** LISTED RECORDS follows **

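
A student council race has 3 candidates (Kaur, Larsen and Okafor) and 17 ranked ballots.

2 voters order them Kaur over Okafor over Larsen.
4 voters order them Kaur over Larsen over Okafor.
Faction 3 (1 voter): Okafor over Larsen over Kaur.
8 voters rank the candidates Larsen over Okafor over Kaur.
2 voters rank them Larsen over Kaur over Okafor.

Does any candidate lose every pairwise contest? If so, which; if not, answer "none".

Kaur

Head-to-head results (17 voters):
Kaur vs Larsen: Larsen wins 11–6.
Kaur vs Okafor: Kaur preferred on 2+4+2 = 8 ballots; Okafor wins 9–8.
Larsen vs Okafor: Larsen wins 14–3.
Kaur loses to every other candidate — it is the Condorcet loser.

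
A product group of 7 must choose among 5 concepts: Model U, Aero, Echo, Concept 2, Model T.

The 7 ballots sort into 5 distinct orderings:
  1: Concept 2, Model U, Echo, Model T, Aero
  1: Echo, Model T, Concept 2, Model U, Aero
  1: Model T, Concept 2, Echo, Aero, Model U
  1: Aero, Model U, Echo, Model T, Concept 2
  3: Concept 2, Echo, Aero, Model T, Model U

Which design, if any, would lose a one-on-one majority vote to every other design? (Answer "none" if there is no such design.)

Pairwise majorities:
Model U vs Aero: Aero, 5–2.
Model U–Echo: Echo 5–2.
Model U vs Concept 2: Concept 2, 6–1.
Model U vs Model T: Model T wins 5–2.
Aero–Echo: Echo 6–1.
Aero vs Concept 2: Aero is ranked higher on 1 ballot, Concept 2 on 6. Concept 2 wins 6–1.
Aero vs Model T: Aero, 4–3.
Echo vs Concept 2: Concept 2, 5–2.
Echo–Model T: Echo 6–1.
Concept 2–Model T: Concept 2 4–3.
Only Model U has no wins; Model U is the Condorcet loser.

Model U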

** End of LISTED RECORDS **

▶ _ABOUT THIS EXERCISE_
The lines above that hold the word "over" are the ones to copy.

▶ _SOLUTION FOR THIS EXERCISE_
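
2 voters order them Kaur over Okafor over Larsen.
4 voters order them Kaur over Larsen over Okafor.
Faction 3 (1 voter): Okafor over Larsen over Kaur.
8 voters rank the candidates Larsen over Okafor over Kaur.
2 voters rank them Larsen over Kaur over Okafor.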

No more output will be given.